- Opening Delimiter -
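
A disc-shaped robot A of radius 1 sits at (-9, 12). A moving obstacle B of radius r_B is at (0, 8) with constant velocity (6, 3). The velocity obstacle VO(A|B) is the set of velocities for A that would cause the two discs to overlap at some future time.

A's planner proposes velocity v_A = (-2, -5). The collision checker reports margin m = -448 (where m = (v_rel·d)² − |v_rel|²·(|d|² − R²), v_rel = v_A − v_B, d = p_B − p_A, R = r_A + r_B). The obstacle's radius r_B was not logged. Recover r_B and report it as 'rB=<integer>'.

m = -448
d = (9, -4);  v_rel = (-8, -8),  |v_rel|² = 128
v_rel×d = (-8)·(-4) − (-8)·(9) = 104
since m = R²·128 − 104²:  R² = (10816 + -448) / 128 = 81
R = √81 = 9  ⇒  r_B = 9 − 1 = 8

rB=8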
- Closing Delimiter -
* Task details
Reproduce the entries exactly, each one as given.

* Final answer
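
A disc-shaped robot A of radius 1 sits at (-9, 12). A moving obstacle B of radius r_B is at (0, 8) with constant velocity (6, 3). The velocity obstacle VO(A|B) is the set of velocities for A that would cause the two discs to overlap at some future time.

A's planner proposes velocity v_A = (-2, -5). The collision checker reports margin m = -448 (where m = (v_rel·d)² − |v_rel|²·(|d|² − R²), v_rel = v_A − v_B, d = p_B − p_A, R = r_A + r_B). The obstacle's radius r_B was not logged. Recover r_B and report it as 'rB=<integer>'.

m = -448
d = (9, -4);  v_rel = (-8, -8),  |v_rel|² = 128
v_rel×d = (-8)·(-4) − (-8)·(9) = 104
since m = R²·128 − 104²:  R² = (10816 + -448) / 128 = 81
R = √81 = 9  ⇒  r_B = 9 − 1 = 8

rB=8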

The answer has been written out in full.